● RECORD SET:
======

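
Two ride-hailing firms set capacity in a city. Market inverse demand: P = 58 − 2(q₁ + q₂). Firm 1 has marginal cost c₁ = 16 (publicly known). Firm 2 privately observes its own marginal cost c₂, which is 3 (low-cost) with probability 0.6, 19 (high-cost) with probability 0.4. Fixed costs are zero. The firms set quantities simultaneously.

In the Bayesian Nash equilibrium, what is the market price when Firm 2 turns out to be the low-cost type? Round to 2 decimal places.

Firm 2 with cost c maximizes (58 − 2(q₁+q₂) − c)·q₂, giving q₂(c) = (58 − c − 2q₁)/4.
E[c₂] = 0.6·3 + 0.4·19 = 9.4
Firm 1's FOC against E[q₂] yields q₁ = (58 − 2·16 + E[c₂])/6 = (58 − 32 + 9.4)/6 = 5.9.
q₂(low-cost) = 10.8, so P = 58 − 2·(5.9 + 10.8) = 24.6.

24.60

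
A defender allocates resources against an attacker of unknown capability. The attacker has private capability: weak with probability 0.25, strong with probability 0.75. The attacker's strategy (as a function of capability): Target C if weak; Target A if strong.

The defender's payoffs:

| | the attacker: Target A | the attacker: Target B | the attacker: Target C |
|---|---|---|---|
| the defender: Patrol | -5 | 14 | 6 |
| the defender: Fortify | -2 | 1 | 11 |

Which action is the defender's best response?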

======

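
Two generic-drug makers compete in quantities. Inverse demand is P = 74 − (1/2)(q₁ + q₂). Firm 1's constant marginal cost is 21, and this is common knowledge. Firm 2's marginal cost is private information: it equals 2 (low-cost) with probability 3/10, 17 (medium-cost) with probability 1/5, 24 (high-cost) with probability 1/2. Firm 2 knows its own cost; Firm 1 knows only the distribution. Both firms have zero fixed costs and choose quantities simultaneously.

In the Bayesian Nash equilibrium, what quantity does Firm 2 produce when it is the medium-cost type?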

======

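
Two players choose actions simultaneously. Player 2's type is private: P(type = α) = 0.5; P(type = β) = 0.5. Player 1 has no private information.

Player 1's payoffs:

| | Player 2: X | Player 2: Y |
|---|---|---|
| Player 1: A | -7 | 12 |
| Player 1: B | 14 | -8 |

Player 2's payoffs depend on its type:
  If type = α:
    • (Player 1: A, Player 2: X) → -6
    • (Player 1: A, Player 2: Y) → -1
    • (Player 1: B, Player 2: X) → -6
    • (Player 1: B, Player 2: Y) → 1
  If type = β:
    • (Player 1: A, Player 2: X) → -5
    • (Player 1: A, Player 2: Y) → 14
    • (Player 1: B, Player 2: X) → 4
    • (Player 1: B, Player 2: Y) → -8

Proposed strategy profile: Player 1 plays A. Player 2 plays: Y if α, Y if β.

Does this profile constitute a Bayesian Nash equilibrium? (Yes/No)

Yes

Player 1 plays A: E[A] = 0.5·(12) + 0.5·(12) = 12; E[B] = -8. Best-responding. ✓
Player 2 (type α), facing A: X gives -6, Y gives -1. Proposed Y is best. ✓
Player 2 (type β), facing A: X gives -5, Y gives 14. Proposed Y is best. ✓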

======

● EXERCISE DESCRIPTION:
Each line above that includes "costs" should be shown.

● WRITTEN RESPONSE:
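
Two ride-hailing firms set capacity in a city. Market inverse demand: P = 58 − 2(q₁ + q₂). Firm 1 has marginal cost c₁ = 16 (publicly known). Firm 2 privately observes its own marginal cost c₂, which is 3 (low-cost) with probability 0.6, 19 (high-cost) with probability 0.4. Fixed costs are zero. The firms set quantities simultaneously.
Two generic-drug makers compete in quantities. Inverse demand is P = 74 − (1/2)(q₁ + q₂). Firm 1's constant marginal cost is 21, and this is common knowledge. Firm 2's marginal cost is private information: it equals 2 (low-cost) with probability 3/10, 17 (medium-cost) with probability 1/5, 24 (high-cost) with probability 1/2. Firm 2 knows its own cost; Firm 1 knows only the distribution. Both firms have zero fixed costs and choose quantities simultaneously.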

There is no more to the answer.